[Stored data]
□ □ □ □
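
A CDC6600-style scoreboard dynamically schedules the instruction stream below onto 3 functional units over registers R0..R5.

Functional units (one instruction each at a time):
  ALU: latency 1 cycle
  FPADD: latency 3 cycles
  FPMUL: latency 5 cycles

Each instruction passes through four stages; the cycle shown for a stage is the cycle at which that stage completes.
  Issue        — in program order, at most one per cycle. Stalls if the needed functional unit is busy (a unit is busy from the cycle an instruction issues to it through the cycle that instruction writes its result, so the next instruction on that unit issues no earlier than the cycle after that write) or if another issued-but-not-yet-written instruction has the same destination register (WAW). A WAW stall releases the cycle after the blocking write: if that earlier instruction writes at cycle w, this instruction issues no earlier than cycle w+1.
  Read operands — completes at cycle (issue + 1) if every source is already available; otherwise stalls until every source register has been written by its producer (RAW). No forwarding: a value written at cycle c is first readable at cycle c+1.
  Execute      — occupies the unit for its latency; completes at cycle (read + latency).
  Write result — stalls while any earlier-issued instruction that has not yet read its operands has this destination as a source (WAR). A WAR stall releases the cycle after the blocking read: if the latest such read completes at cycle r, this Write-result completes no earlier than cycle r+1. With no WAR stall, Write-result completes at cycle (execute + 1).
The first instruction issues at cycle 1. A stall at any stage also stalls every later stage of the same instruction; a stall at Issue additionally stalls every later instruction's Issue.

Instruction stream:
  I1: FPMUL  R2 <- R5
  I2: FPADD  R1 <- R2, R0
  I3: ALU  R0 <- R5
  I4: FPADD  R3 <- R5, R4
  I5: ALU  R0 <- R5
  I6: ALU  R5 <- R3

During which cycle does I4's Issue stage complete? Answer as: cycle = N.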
□ □ □ □
A faithful retyping of every entry above is the task.

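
A CDC6600-style scoreboard dynamically schedules the instruction stream below onto 3 functional units over registers R0..R5.

Functional units (one instruction each at a time):
  ALU: latency 1 cycle
  FPADD: latency 3 cycles
  FPMUL: latency 5 cycles

Each instruction passes through four stages; the cycle shown for a stage is the cycle at which that stage completes.
  Issue        — in program order, at most one per cycle. Stalls if the needed functional unit is busy (a unit is busy from the cycle an instruction issues to it through the cycle that instruction writes its result, so the next instruction on that unit issues no earlier than the cycle after that write) or if another issued-but-not-yet-written instruction has the same destination register (WAW). A WAW stall releases the cycle after the blocking write: if that earlier instruction writes at cycle w, this instruction issues no earlier than cycle w+1.
  Read operands — completes at cycle (issue + 1) if every source is already available; otherwise stalls until every source register has been written by its producer (RAW). No forwarding: a value written at cycle c is first readable at cycle c+1.
  Execute      — occupies the unit for its latency; completes at cycle (read + latency).
  Write result — stalls while any earlier-issued instruction that has not yet read its operands has this destination as a source (WAR). A WAR stall releases the cycle after the blocking read: if the latest such read completes at cycle r, this Write-result completes no earlier than cycle r+1. With no WAR stall, Write-result completes at cycle (execute + 1).
The first instruction issues at cycle 1. A stall at any stage also stalls every later stage of the same instruction; a stall at Issue additionally stalls every later instruction's Issue.

Instruction stream:
  I1: FPMUL  R2 <- R5
  I2: FPADD  R1 <- R2, R0
  I3: ALU  R0 <- R5
  I4: FPADD  R3 <- R5, R4
  I5: ALU  R0 <- R5
  I6: ALU  R5 <- R3

During which cycle does I4's Issue stage complete? Answer as: cycle = N.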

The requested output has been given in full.